WHAT THIS TASK INVOLVES >> Wherever a line holds the word "plays", copy that line from the data.

[MATERIAL PROVIDED — start]

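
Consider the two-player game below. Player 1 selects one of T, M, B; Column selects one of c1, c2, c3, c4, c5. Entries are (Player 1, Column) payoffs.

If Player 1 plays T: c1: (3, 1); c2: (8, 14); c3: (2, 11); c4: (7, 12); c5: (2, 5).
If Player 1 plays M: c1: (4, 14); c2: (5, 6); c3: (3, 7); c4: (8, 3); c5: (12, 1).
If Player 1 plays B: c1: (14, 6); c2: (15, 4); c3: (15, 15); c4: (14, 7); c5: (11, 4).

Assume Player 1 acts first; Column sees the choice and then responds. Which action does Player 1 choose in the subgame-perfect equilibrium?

Column best-responds to each possible Player 1 move:
- T: Column compares 1, 14, 11, 12, 5 and picks c2; Player 1 would get 8.
- M: Column compares 14, 6, 7, 3, 1 and picks c1; Player 1 would get 4.
- B: Column compares 6, 4, 15, 7, 4 and picks c3; Player 1 would get 15.
Maximizing over 8, 4, 15, Player 1 chooses B. Subgame-perfect outcome: (B, c3) with payoffs (15, 15).

B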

[MATERIAL PROVIDED — finish]

EXERCISE SOLUTION >>
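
If Player 1 plays T: c1: (3, 1); c2: (8, 14); c3: (2, 11); c4: (7, 12); c5: (2, 5).
If Player 1 plays M: c1: (4, 14); c2: (5, 6); c3: (3, 7); c4: (8, 3); c5: (12, 1).
If Player 1 plays B: c1: (14, 6); c2: (15, 4); c3: (15, 15); c4: (14, 7); c5: (11, 4).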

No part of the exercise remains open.